Start of Block

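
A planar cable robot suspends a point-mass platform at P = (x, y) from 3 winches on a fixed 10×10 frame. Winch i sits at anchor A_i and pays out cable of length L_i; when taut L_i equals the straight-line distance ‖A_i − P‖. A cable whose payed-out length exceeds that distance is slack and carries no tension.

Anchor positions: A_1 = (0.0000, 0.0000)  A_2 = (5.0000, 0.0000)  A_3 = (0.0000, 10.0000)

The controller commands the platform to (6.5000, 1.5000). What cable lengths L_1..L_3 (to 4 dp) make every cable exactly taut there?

(6.6708, 2.1213, 10.7005)

L_1: Δ = A_1−P = (-6.5000, -1.5000) → ‖Δ‖ = √44.5000 = 6.6708
L_2: Δ = A_2−P = (-1.5000, -1.5000) → ‖Δ‖ = √4.5000 = 2.1213
L_3: Δ = A_3−P = (-6.5000, 8.5000) → ‖Δ‖ = √114.5000 = 10.7005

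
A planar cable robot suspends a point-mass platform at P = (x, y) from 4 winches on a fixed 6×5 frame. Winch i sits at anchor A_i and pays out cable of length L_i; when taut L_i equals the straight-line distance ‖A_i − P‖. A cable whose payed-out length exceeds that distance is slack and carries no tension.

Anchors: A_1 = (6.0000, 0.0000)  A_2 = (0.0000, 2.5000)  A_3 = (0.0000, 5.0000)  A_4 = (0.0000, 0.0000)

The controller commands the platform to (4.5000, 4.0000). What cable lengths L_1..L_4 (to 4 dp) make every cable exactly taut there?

(4.2720, 4.7434, 4.6098, 6.0208)

L_1: Δ = A_1−P = (1.5000, -4.0000) → ‖Δ‖ = √18.2500 = 4.2720
L_2: Δ = A_2−P = (-4.5000, -1.5000) → ‖Δ‖ = √22.5000 = 4.7434
L_3: Δ = A_3−P = (-4.5000, 1.0000) → ‖Δ‖ = √21.2500 = 4.6098
L_4: Δ = A_4−P = (-4.5000, -4.0000) → ‖Δ‖ = √36.2500 = 6.0208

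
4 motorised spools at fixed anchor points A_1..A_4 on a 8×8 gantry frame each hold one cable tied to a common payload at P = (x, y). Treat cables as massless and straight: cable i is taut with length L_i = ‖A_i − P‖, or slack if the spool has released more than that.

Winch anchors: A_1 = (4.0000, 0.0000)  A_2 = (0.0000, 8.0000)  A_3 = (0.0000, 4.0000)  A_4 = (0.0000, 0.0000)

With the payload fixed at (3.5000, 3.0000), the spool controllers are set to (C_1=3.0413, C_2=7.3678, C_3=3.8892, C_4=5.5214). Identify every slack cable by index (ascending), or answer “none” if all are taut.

2, 3, 4

cable 1: L_1 = ‖A_1−P‖ = 3.0414;  C_1 = 3.0413 → taut
cable 2: L_2 = ‖A_2−P‖ = 6.1033;  C_2 = 7.3678 → slack
cable 3: L_3 = ‖A_3−P‖ = 3.6401;  C_3 = 3.8892 → slack
cable 4: L_4 = ‖A_4−P‖ = 4.6098;  C_4 = 5.5214 → slack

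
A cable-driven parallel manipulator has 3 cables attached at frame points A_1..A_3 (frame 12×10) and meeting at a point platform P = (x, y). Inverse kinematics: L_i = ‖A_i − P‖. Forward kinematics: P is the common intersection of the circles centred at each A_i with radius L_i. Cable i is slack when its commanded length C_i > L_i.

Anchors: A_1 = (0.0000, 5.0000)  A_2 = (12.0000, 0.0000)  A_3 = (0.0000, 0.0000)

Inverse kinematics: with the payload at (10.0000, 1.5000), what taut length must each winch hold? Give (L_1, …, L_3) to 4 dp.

(10.5948, 2.5000, 10.1119)

L_1 = √((0.0000−10.0000)² + (5.0000−1.5000)²) = 10.5948
L_2 = √((12.0000−10.0000)² + (0.0000−1.5000)²) = 2.5000
L_3 = √((0.0000−10.0000)² + (0.0000−1.5000)²) = 10.1119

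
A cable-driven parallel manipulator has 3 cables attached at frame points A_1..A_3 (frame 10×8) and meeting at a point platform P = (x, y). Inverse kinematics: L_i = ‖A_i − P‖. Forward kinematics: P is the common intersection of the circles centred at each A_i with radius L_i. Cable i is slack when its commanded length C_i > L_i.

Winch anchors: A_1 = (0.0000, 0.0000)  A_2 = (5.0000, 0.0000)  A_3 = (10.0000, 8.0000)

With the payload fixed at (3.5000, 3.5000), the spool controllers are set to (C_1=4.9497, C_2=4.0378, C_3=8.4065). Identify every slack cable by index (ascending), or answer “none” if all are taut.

cable 1: L_1 = ‖A_1−P‖ = 4.9497;  C_1 = 4.9497 → taut
cable 2: L_2 = ‖A_2−P‖ = 3.8079;  C_2 = 4.0378 → slack
cable 3: L_3 = ‖A_3−P‖ = 7.9057;  C_3 = 8.4065 → slack

2, 3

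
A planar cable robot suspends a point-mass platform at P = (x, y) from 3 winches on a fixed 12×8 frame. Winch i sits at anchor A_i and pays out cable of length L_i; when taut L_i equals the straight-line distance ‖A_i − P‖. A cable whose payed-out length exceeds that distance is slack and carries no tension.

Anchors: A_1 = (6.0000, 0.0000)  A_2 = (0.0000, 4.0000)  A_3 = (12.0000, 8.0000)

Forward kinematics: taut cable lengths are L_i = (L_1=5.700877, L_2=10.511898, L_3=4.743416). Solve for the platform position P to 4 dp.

each cable: (A_i−P)·(A_i−P) = L_i²; let c_i = ‖A_i‖²−L_i²
c_1 = 36.0000+0.0000−32.5000 = 3.5000
row 1: 12.0000x − 8.0000y = 98.0000  (c_2=-94.5000)
row 2: -12.0000x − 16.0000y = -182.0000  (c_3=185.5000)
Cramer on rows 1–2 → x = 10.5000, y = 3.5000

(10.5000, 3.5000)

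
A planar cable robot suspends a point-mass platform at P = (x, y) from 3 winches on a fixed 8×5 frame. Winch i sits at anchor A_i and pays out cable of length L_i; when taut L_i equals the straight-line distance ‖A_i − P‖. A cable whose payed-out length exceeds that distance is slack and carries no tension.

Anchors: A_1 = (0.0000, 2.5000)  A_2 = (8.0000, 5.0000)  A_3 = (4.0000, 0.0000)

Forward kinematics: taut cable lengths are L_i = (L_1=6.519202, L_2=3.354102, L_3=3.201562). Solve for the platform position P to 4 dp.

(6.5000, 2.0000)

each cable: (A_i−P)·(A_i−P) = L_i²; let q_i = ‖A_i‖²−L_i²
q_1 = 0.0000+6.2500−42.5000 = -36.2500
row 1: -16.0000x − 5.0000y = -114.0000  (q_2=77.7500)
row 2: -8.0000x + 5.0000y = -42.0000  (q_3=5.7500)
Cramer on rows 1–2 → x = 6.5000, y = 2.0000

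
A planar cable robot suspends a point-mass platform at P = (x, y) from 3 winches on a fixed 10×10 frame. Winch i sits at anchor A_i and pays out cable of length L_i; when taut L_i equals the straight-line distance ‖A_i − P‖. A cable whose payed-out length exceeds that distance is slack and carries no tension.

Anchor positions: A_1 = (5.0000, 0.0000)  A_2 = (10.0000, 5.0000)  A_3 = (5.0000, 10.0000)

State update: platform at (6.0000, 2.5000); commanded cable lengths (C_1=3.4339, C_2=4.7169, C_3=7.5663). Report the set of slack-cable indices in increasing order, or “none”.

cable 1: L_1 = ‖A_1−P‖ = 2.6926;  C_1 = 3.4339 → slack
cable 2: L_2 = ‖A_2−P‖ = 4.7170;  C_2 = 4.7169 → taut
cable 3: L_3 = ‖A_3−P‖ = 7.5664;  C_3 = 7.5663 → taut

1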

End of Block

For each line in the records that contains the word "positions", make a copy.

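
Anchor positions: A_1 = (0.0000, 0.0000)  A_2 = (5.0000, 0.0000)  A_3 = (0.0000, 10.0000)
Anchor positions: A_1 = (5.0000, 0.0000)  A_2 = (10.0000, 5.0000)  A_3 = (5.0000, 10.0000)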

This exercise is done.